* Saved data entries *
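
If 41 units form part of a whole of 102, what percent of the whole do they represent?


Percentage = (part / whole) × 100
= (41 / 102) × 100
≈ 40.20%

40.20%


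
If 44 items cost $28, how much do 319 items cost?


Direct proportion: y/x = constant
k = 28/44 ≈ 0.6364
y₂ = k × 319 = 28 × 319 / 44 = 8932/44
= 203.00

203.00


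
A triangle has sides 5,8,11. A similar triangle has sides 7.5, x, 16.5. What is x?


Scale factor = 7.5/5 = 1.5
Missing side = 8 × 1.5
= 12.0

12.0


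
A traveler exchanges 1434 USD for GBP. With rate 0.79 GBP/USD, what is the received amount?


Amount × rate = 1434 × 0.79
= 1132.86 GBP

1132.86 GBP


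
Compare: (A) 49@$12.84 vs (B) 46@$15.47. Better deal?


Deal A: $12.84/49 = $0.2620/unit
Deal B: $15.47/46 = $0.3363/unit
A is cheaper per unit
= Deal A

Deal A


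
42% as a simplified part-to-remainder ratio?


42% means 42 parts out of 100; remainder = 58
Part : remainder = 42:58
GCD = 2
= 21:29

21:29


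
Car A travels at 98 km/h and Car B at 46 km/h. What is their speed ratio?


Ratio = 98:46
GCD = 2
Simplified = 49:23
Time ratio (same distance) = 23:49
Speed ratio = 49:23

49:23


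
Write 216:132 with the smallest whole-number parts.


GCD(216, 132) = 12
216/12 : 132/12
= 18:11

18:11


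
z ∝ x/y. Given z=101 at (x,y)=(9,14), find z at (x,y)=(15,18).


z = k·x/y
Solve for k using the known point: k = z·y/x = 101×14/9 = 1414/9 ≈ 157.1111
Now evaluate at x=15, y=18:
z = k × 15 / 18 = (1414 × 15) / (9 × 18) = 21210/162
≈ 130.9259

130.9259


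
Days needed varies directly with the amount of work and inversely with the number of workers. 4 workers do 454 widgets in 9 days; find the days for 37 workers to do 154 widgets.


Days ∝ work / workers, so d₂ = d₁ × (m₁/m₂) × (w₂/w₁)
Workers factor (inverse): 4/37 ≈ 0.1081
Work factor (direct): 154/454 ≈ 0.3392
d₂ = 9 × 4/37 × 154/454 = (9 × 4 × 154) / (37 × 454) = 5544/16798
≈ 0.33 days

0.33 days


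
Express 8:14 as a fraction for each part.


Total parts = 8 + 14 = 22
First part: 8/22 = 4/11
Second part: 14/22 = 7/11
= 4/11 and 7/11

4/11 and 7/11


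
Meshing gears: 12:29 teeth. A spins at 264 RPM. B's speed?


Gear ratio = 12:29 = 12:29
RPM_B = RPM_A × (teeth_A / teeth_B)
= 264 × (12/29)
= 109.2 RPM

109.2 RPM


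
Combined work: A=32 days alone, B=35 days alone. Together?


Rate of A = 1/32 per day
Rate of B = 1/35 per day
Combined rate = 1/32 + 1/35 = 67/1120 ≈ 0.0598 per day
Days = 1 / combined rate = 1120/67
≈ 16.72 days

16.72 days


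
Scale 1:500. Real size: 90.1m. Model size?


Model size = real / scale
= 90.1 / 500
= 0.1802 m

0.1802 m


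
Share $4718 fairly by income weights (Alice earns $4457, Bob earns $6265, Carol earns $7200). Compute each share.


Total income = 4457 + 6265 + 7200 = $17922
Alice: $4718 × 4457/17922 = $1173.31
Bob: $4718 × 6265/17922 = $1649.27
Carol: $4718 × 7200/17922 = $1895.41
= Alice: $1173.31, Bob: $1649.27, Carol: $1895.41

Alice: $1173.31, Bob: $1649.27, Carol: $1895.41


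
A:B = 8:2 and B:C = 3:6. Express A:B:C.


Match B: multiply A:B by 3 → 24:6
Multiply B:C by 2 → 6:12
Combined: 24:6:12
GCD = 6
= 4:1:2

4:1:2


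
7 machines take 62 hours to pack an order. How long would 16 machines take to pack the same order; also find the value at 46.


Inverse proportion: x × y = constant
k = 7 × 62 = 434
At x=16: k/16 = 27.13
At x=46: k/46 = 9.43
= 27.13 and 9.43

27.13 and 9.43


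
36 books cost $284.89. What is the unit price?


Unit rate = total / quantity
= 284.89 / 36
= $7.91 per unit

$7.91 per unit


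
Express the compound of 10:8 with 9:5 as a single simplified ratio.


Compound ratio = (10×9) : (8×5)
= 90:40
GCD = 10
= 9:4

9:4


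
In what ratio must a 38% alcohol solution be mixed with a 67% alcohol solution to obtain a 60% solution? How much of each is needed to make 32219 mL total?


Let x parts of 38% mix with y parts of 67%.
38x + 67y = 60(x + y)
38x + 67y = 60x + 60y
x(38 - 60) = y(60 - 67)
x/y = (67 - 60)/(60 - 38) = 7/22
Simplify: 7:22
Total parts = 29; one part = 32219/29 = 1111.00 mL
38% solution: 7×1111.00 = 7777.00 mL
67% solution: 22×1111.00 = 24442.00 mL
= ratio 7:22; 7777.00 mL and 24442.00 mL

ratio 7:22; 7777.00 mL and 24442.00 mL


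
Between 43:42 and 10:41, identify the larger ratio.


43/42 = 1.0238
10/41 = 0.2439
1.0238 > 0.2439, so 43:42 is greater
= 43:42

43:42


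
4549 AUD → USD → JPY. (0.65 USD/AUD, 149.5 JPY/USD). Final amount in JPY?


Step 1: 4549 AUD × 0.65 = 2956.85 USD
Step 2: 2956.85 USD × 149.5 = 442049.08 JPY
Implied rate AUD→JPY = 0.65 × 149.5 = 97.1750
= 442049.08 JPY

442049.08 JPY


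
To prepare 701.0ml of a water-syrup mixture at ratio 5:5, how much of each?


Total parts = 5 + 5 = 10
water: 701.0 × 5/10 = 350.5ml
syrup: 701.0 × 5/10 = 350.5ml
= 350.5ml and 350.5ml

350.5ml and 350.5ml


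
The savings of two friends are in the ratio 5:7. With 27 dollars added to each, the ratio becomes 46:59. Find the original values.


Let A = 5k, B = 7k.
(5k + 27) / (7k + 27) = 46/59
Cross-multiply: 59(5k + 27) = 46(7k + 27)
295k + 1593 = 322k + 1242
295k - 322k = 1242 - 1593
-27k = -351
k = -351/-27 = 13
A = 5×13 = 65, B = 7×13 = 91
= A = 65, B = 91

A = 65, B = 91


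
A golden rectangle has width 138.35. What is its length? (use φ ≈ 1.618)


φ = (1 + √5) / 2 ≈ 1.618
Length = width × φ = 138.35 × 1.618 = 223.8503
≈ 223.85

223.85


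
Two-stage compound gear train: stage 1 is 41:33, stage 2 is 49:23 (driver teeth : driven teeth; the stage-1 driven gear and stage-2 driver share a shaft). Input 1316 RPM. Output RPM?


Stage 1: RPM_B = RPM_A × t_A/t_B = 1316 × 41/33 = 53956/33 ≈ 1635.03
B and C share a shaft → RPM_C = RPM_B
Stage 2: RPM_D = RPM_C × t_C/t_D = RPM_A × (t_A×t_C)/(t_B×t_D)
Overall ratio = (41×49)/(33×23) = 2009/759
RPM_D = 1316 × 2009/759 = 2643844/759
≈ 3483.33 RPM

3483.33 RPM


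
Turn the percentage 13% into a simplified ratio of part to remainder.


13% means 13 parts out of 100; remainder = 87
Part : remainder = 13:87
GCD = 1
= 13:87

13:87


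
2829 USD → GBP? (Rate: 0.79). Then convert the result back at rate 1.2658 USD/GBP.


Amount × rate = 2829 × 0.79 = 2234.91 GBP
Round-trip: 2234.91 × 1.2658 = 2828.95 USD
= 2234.91 GBP, then 2828.95 USD

2234.91 GBP, then 2828.95 USD


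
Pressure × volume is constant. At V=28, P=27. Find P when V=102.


Inverse proportion: x × y = constant
k = 28 × 27 = 756
y₂ = k / 102 = 756 / 102
= 7.41

7.41


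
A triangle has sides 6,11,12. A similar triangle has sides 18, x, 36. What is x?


Scale factor = 18/6 = 3
Missing side = 11 × 3
= 33.0

33.0


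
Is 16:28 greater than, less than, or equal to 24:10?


16/28 = 0.5714
24/10 = 2.4000
0.5714 < 2.4000, so 16:28 is less
= less than

less than


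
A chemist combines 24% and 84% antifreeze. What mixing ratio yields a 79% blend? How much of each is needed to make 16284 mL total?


Let x parts of 24% mix with y parts of 84%.
24x + 84y = 79(x + y)
24x + 84y = 79x + 79y
x(24 - 79) = y(79 - 84)
x/y = (84 - 79)/(79 - 24) = 5/55
Simplify: 1:11
Total parts = 12; one part = 16284/12 = 1357.00 mL
24% solution: 1×1357.00 = 1357.00 mL
84% solution: 11×1357.00 = 14927.00 mL
= ratio 1:11; 1357.00 mL and 14927.00 mL

ratio 1:11; 1357.00 mL and 14927.00 mL


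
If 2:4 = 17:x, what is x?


Cross multiply: 2 × x = 4 × 17
2x = 68
x = 68 / 2
= 34.00

34.00


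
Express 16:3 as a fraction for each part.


Total parts = 16 + 3 = 19
First part: 16/19 = 16/19
Second part: 3/19 = 3/19
= 16/19 and 3/19

16/19 and 3/19


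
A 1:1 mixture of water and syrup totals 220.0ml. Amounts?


Total parts = 1 + 1 = 2
water: 220.0 × 1/2 = 110.0ml
syrup: 220.0 × 1/2 = 110.0ml
= 110.0ml and 110.0ml

110.0ml and 110.0ml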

* Exercise brief *
Begin at the line containing "A 1:1 mixture" and reproduce every line through the last one in the records above, exactly.

* Solved exercise *
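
A 1:1 mixture of water and syrup totals 220.0ml. Amounts?


Total parts = 1 + 1 = 2
water: 220.0 × 1/2 = 110.0ml
syrup: 220.0 × 1/2 = 110.0ml
= 110.0ml and 110.0ml

110.0ml and 110.0ml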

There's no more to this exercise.